■ **EXERCISE GOAL**: Below are some entries; set them all down exactly.

┌─ DATA FOR THIS TASK

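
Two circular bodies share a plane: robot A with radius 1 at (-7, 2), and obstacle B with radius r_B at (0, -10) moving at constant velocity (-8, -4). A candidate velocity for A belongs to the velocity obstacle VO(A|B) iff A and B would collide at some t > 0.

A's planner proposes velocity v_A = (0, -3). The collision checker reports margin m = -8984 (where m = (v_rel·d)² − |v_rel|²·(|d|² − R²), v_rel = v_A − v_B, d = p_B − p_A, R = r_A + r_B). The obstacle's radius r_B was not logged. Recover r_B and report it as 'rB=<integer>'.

m = -8984
d = (7, -12);  v_rel = (8, 1),  |v_rel|² = 65
v_rel×d = (8)·(-12) − (1)·(7) = -103
since m = R²·65 − (-103)²:  R² = (10609 + -8984) / 65 = 25
R = √25 = 5  ⇒  r_B = 5 − 1 = 4

rB=4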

└─

■ **REPLY TO THE EXERCISE**:
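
Two circular bodies share a plane: robot A with radius 1 at (-7, 2), and obstacle B with radius r_B at (0, -10) moving at constant velocity (-8, -4). A candidate velocity for A belongs to the velocity obstacle VO(A|B) iff A and B would collide at some t > 0.

A's planner proposes velocity v_A = (0, -3). The collision checker reports margin m = -8984 (where m = (v_rel·d)² − |v_rel|²·(|d|² − R²), v_rel = v_A − v_B, d = p_B − p_A, R = r_A + r_B). The obstacle's radius r_B was not logged. Recover r_B and report it as 'rB=<integer>'.

m = -8984
d = (7, -12);  v_rel = (8, 1),  |v_rel|² = 65
v_rel×d = (8)·(-12) − (1)·(7) = -103
since m = R²·65 − (-103)²:  R² = (10609 + -8984) / 65 = 25
R = √25 = 5  ⇒  r_B = 5 − 1 = 4

rB=4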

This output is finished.